DATA FOR ANALYSIS below:

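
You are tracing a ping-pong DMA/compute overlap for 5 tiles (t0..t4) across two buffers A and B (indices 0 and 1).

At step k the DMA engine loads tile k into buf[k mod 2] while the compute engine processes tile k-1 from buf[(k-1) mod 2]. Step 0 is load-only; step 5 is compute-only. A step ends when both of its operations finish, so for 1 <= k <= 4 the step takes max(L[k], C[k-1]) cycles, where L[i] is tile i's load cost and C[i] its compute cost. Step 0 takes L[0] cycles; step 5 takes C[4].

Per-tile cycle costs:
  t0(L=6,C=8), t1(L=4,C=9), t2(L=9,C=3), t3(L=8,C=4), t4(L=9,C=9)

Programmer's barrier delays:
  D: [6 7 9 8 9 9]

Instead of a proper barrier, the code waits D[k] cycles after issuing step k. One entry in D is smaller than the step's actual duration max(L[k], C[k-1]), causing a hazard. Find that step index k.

[0] required=L[0]=6=6 vs D=6 ok
[1] required=max(L[1]=4,C[0]=8)=8 vs D=7 SHORT
[2] required=max(L[2]=9,C[1]=9)=9 vs D=9 ok
[3] required=max(L[3]=8,C[2]=3)=8 vs D=8 ok
[4] required=max(L[4]=9,C[3]=4)=9 vs D=9 ok
[5] required=C[4]=9=9 vs D=9 ok

hazard at step 1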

End of DATA FOR ANALYSIS.

WORK REQUEST →
Working from the records above, write out verbatim only the lines from the line containing "t0(L=6,C=8), t1(L=4,C=9), t2(L=9,C=3), t3(L=8,C=4), t4(L=9,C=9)" through the line containing "D: [6 7 9 8 9 9]".

TASK SOLUTION →
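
  t0(L=6,C=8), t1(L=4,C=9), t2(L=9,C=3), t3(L=8,C=4), t4(L=9,C=9)

Programmer's barrier delays:
  D: [6 7 9 8 9 9]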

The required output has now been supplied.